# Prompt:
Look through the entries below, please, and copy every line with the word "remaining".

___ Dataset records ___

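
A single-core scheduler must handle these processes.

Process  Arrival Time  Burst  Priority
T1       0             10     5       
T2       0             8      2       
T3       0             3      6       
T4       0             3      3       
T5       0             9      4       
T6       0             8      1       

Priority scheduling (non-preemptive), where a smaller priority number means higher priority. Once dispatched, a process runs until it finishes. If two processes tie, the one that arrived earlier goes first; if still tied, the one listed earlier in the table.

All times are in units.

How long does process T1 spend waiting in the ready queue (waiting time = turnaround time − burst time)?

28

Gantt: | T6 0-8 | T2 8-16 | T4 16-19 | T5 19-28 | T1 28-38 | T3 38-41 |
Completion: T1=38  T2=16  T3=41  T4=19  T5=28  T6=8
Turnaround (C−A): T1=38  T2=16  T3=41  T4=19  T5=28  T6=8
Waiting(T1) = turnaround − burst = 38 − 10 = 28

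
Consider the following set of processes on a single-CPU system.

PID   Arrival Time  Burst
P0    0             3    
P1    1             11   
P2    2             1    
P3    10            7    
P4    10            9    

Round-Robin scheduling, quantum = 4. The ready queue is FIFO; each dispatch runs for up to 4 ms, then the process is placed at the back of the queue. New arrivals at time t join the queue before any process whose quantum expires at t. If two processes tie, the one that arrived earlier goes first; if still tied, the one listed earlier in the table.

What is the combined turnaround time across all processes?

Schedule: | P0 0-3 | P1 3-7 | P2 7-8 | P1 8-12 | P3 12-16 | P4 16-20 | P1 20-23 | P3 23-26 | P4 26-31 |
Completion: P0=3  P1=23  P2=8  P3=26  P4=31
Turnaround (C−A): P0=3  P1=22  P2=6  P3=16  P4=21
Turnaround = completion − arrival: P0=3, P1=22, P2=6, P3=16, P4=21
Total turnaround = 3 + 22 + 6 + 16 + 21 = 68

68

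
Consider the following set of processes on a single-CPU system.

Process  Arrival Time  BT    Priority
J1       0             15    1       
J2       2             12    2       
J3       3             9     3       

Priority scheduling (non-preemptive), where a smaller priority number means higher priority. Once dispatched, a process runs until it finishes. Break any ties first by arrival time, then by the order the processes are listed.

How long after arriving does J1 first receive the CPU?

0

Timeline: | J1 0-15 | J2 15-27 | J3 27-36 |
Completion: J1=15  J2=27  J3=36
Response(J1) = first start − arrival = 0 − 0 = 0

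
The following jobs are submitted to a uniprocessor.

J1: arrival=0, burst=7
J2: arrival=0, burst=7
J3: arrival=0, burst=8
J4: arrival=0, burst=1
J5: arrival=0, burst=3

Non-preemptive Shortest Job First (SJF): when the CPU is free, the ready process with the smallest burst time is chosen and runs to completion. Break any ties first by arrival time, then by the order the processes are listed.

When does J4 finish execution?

1

Timeline: | J4 0-1 | J5 1-4 | J1 4-11 | J2 11-18 | J3 18-26 |
Completion: J1=11  J2=18  J3=26  J4=1  J5=4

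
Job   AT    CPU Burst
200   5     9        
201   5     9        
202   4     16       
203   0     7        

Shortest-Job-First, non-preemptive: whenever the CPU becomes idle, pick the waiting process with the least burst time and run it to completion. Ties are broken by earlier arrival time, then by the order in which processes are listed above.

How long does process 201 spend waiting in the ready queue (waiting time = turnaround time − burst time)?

11

Timeline: | 203 0-7 | 200 7-16 | 201 16-25 | 202 25-41 |
Completion: 200=16  201=25  202=41  203=7
Waiting(201) = turnaround − burst = 20 − 9 = 11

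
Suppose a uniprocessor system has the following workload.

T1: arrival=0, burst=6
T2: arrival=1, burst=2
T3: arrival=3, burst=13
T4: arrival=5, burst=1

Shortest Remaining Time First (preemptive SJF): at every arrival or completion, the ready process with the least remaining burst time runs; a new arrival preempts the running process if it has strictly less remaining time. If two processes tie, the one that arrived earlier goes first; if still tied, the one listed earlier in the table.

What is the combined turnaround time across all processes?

31

Timeline: | T1 0-1 | T2 1-3 | T1 3-5 | T4 5-6 | T1 6-9 | T3 9-22 |
Completion: T1=9  T2=3  T3=22  T4=6
Turnaround (C−A): T1=9  T2=2  T3=19  T4=1
Turnaround = completion − arrival: T1=9, T2=2, T3=19, T4=1
Total turnaround = 9 + 2 + 19 + 1 = 31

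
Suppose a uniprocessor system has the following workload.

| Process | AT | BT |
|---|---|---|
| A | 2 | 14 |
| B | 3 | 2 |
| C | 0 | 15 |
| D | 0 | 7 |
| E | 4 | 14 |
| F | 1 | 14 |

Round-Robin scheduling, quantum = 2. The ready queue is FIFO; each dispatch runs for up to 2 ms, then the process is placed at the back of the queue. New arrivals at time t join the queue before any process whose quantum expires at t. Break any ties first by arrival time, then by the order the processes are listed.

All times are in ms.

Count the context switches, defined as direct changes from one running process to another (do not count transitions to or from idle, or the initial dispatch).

33

Gantt: | C 0-2 | D 2-4 | F 4-6 | A 6-8 | C 8-10 | B 10-12 | E 12-14 | D 14-16 | F 16-18 | A 18-20 | C 20-22 | E 22-24 | D 24-26 | F 26-28 | A 28-30 | C 30-32 | E 32-34 | D 34-35 | F 35-37 | A 37-39 | C 39-41 | E 41-43 | F 43-45 | A 45-47 | C 47-49 | E 49-51 | F 51-53 | A 53-55 | C 55-57 | E 57-59 | F 59-61 | A 61-63 | C 63-64 | E 64-66 |
Completion: A=63  B=12  C=64  D=35  E=66  F=61
Turnaround (C−A): A=61  B=9  C=64  D=35  E=62  F=60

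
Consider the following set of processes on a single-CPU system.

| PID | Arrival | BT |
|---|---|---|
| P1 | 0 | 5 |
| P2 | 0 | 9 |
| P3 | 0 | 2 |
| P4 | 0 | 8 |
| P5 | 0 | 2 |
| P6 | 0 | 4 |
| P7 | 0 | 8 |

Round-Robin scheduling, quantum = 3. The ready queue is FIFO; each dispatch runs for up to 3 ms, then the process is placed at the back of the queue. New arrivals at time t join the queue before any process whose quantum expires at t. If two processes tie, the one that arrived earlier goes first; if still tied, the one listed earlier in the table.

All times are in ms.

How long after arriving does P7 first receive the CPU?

Timeline: | P1 0-3 | P2 3-6 | P3 6-8 | P4 8-11 | P5 11-13 | P6 13-16 | P7 16-19 | P1 19-21 | P2 21-24 | P4 24-27 | P6 27-28 | P7 28-31 | P2 31-34 | P4 34-36 | P7 36-38 |
Completion: P1=21  P2=34  P3=8  P4=36  P5=13  P6=28  P7=38
Turnaround (C−A): P1=21  P2=34  P3=8  P4=36  P5=13  P6=28  P7=38
Response(P7) = first start − arrival = 16 − 0 = 16

16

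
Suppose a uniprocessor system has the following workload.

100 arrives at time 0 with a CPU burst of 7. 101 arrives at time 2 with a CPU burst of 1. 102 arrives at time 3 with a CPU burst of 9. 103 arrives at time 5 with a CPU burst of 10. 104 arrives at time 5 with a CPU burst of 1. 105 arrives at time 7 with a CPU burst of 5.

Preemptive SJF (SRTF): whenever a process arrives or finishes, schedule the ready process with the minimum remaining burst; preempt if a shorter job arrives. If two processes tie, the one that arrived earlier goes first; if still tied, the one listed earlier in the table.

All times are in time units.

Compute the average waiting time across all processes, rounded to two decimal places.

5.50

Timeline: | 100 0-2 | 101 2-3 | 100 3-5 | 104 5-6 | 100 6-9 | 105 9-14 | 102 14-23 | 103 23-33 |
Completion: 100=9  101=3  102=23  103=33  104=6  105=14
Waiting times: 100=2, 101=0, 102=11, 103=18, 104=0, 105=2
Average waiting = (2+0+11+18+0+2) / 6 = 33/6 = 5.50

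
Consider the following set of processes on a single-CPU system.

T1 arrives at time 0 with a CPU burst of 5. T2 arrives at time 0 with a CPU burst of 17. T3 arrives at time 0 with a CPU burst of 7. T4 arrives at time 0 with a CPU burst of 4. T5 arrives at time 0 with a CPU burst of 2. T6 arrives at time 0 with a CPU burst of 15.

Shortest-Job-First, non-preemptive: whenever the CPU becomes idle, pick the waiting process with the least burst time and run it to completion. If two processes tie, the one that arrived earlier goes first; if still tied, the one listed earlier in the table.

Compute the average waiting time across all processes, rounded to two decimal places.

Timeline: | T5 0-2 | T4 2-6 | T1 6-11 | T3 11-18 | T6 18-33 | T2 33-50 |
Completion: T1=11  T2=50  T3=18  T4=6  T5=2  T6=33
Turnaround (C−A): T1=11  T2=50  T3=18  T4=6  T5=2  T6=33
Waiting times: T1=6, T2=33, T3=11, T4=2, T5=0, T6=18
Average waiting = (6+33+11+2+0+18) / 6 = 70/6 = 11.67

11.67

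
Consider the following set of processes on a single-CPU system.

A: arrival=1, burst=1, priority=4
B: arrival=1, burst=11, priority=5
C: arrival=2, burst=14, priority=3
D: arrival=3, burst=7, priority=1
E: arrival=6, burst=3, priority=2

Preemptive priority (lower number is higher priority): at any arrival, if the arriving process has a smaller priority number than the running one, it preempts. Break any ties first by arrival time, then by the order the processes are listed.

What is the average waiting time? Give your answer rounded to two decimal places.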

___

# Written solution:
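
Shortest Remaining Time First (preemptive SJF): at every arrival or completion, the ready process with the least remaining burst time runs; a new arrival preempts the running process if it has strictly less remaining time. If two processes tie, the one that arrived earlier goes first; if still tied, the one listed earlier in the table.
Preemptive SJF (SRTF): whenever a process arrives or finishes, schedule the ready process with the minimum remaining burst; preempt if a shorter job arrives. If two processes tie, the one that arrived earlier goes first; if still tied, the one listed earlier in the table.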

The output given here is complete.